**INPUT DATA**
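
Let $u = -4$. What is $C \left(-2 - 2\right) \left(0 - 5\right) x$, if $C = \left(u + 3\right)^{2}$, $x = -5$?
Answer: $-100$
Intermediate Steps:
$C = 1$ ($C = \left(-4 + 3\right)^{2} = \left(-1\right)^{2} = 1$)
$C \left(-2 - 2\right) \left(0 - 5\right) x = 1 \left(-2 - 2\right) \left(0 - 5\right) \left(-5\right) = 1 \left(\left(-4\right) \left(-5\right)\right) \left(-5\right) = 1 \cdot 20 \left(-5\right) = 20 \left(-5\right) = -100$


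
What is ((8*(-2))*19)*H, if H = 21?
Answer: -6384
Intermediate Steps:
((8*(-2))*19)*H = ((8*(-2))*19)*21 = -16*19*21 = -304*21 = -6384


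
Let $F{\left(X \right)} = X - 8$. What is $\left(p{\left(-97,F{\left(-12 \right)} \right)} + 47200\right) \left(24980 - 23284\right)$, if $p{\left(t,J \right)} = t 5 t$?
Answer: $159839520$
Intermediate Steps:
$F{\left(X \right)} = -8 + X$ ($F{\left(X \right)} = X - 8 = -8 + X$)
$p{\left(t,J \right)} = 5 t^{2}$ ($p{\left(t,J \right)} = 5 t t = 5 t^{2}$)
$\left(p{\left(-97,F{\left(-12 \right)} \right)} + 47200\right) \left(24980 - 23284\right) = \left(5 \left(-97\right)^{2} + 47200\right) \left(24980 - 23284\right) = \left(5 \cdot 9409 + 47200\right) 1696 = \left(47045 + 47200\right) 1696 = 94245 \cdot 1696 = 159839520$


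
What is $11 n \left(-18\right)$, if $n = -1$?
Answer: $198$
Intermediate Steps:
$11 n \left(-18\right) = 11 \left(-1\right) \left(-18\right) = \left(-11\right) \left(-18\right) = 198$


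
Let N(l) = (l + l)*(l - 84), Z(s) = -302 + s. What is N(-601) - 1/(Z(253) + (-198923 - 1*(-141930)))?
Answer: 46966671541/57042 ≈ 8.2337e+5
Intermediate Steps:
N(l) = 2*l*(-84 + l) (N(l) = (2*l)*(-84 + l) = 2*l*(-84 + l))
N(-601) - 1/(Z(253) + (-198923 - 1*(-141930))) = 2*(-601)*(-84 - 601) - 1/((-302 + 253) + (-198923 - 1*(-141930))) = 2*(-601)*(-685) - 1/(-49 + (-198923 + 141930)) = 823370 - 1/(-49 - 56993) = 823370 - 1/(-57042) = 823370 - 1*(-1/57042) = 823370 + 1/57042 = 46966671541/57042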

**EXERCISE REQUIREMENTS**
An exact, complete copy of the records is the expected answer.

**ANSWER AREA**
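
Let $u = -4$. What is $C \left(-2 - 2\right) \left(0 - 5\right) x$, if $C = \left(u + 3\right)^{2}$, $x = -5$?
Answer: $-100$
Intermediate Steps:
$C = 1$ ($C = \left(-4 + 3\right)^{2} = \left(-1\right)^{2} = 1$)
$C \left(-2 - 2\right) \left(0 - 5\right) x = 1 \left(-2 - 2\right) \left(0 - 5\right) \left(-5\right) = 1 \left(\left(-4\right) \left(-5\right)\right) \left(-5\right) = 1 \cdot 20 \left(-5\right) = 20 \left(-5\right) = -100$


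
What is ((8*(-2))*19)*H, if H = 21?
Answer: -6384
Intermediate Steps:
((8*(-2))*19)*H = ((8*(-2))*19)*21 = -16*19*21 = -304*21 = -6384


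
Let $F{\left(X \right)} = X - 8$. What is $\left(p{\left(-97,F{\left(-12 \right)} \right)} + 47200\right) \left(24980 - 23284\right)$, if $p{\left(t,J \right)} = t 5 t$?
Answer: $159839520$
Intermediate Steps:
$F{\left(X \right)} = -8 + X$ ($F{\left(X \right)} = X - 8 = -8 + X$)
$p{\left(t,J \right)} = 5 t^{2}$ ($p{\left(t,J \right)} = 5 t t = 5 t^{2}$)
$\left(p{\left(-97,F{\left(-12 \right)} \right)} + 47200\right) \left(24980 - 23284\right) = \left(5 \left(-97\right)^{2} + 47200\right) \left(24980 - 23284\right) = \left(5 \cdot 9409 + 47200\right) 1696 = \left(47045 + 47200\right) 1696 = 94245 \cdot 1696 = 159839520$


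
What is $11 n \left(-18\right)$, if $n = -1$?
Answer: $198$
Intermediate Steps:
$11 n \left(-18\right) = 11 \left(-1\right) \left(-18\right) = \left(-11\right) \left(-18\right) = 198$


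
Let N(l) = (l + l)*(l - 84), Z(s) = -302 + s. What is N(-601) - 1/(Z(253) + (-198923 - 1*(-141930)))?
Answer: 46966671541/57042 ≈ 8.2337e+5
Intermediate Steps:
N(l) = 2*l*(-84 + l) (N(l) = (2*l)*(-84 + l) = 2*l*(-84 + l))
N(-601) - 1/(Z(253) + (-198923 - 1*(-141930))) = 2*(-601)*(-84 - 601) - 1/((-302 + 253) + (-198923 - 1*(-141930))) = 2*(-601)*(-685) - 1/(-49 + (-198923 + 141930)) = 823370 - 1/(-49 - 56993) = 823370 - 1/(-57042) = 823370 - 1*(-1/57042) = 823370 + 1/57042 = 46966671541/57042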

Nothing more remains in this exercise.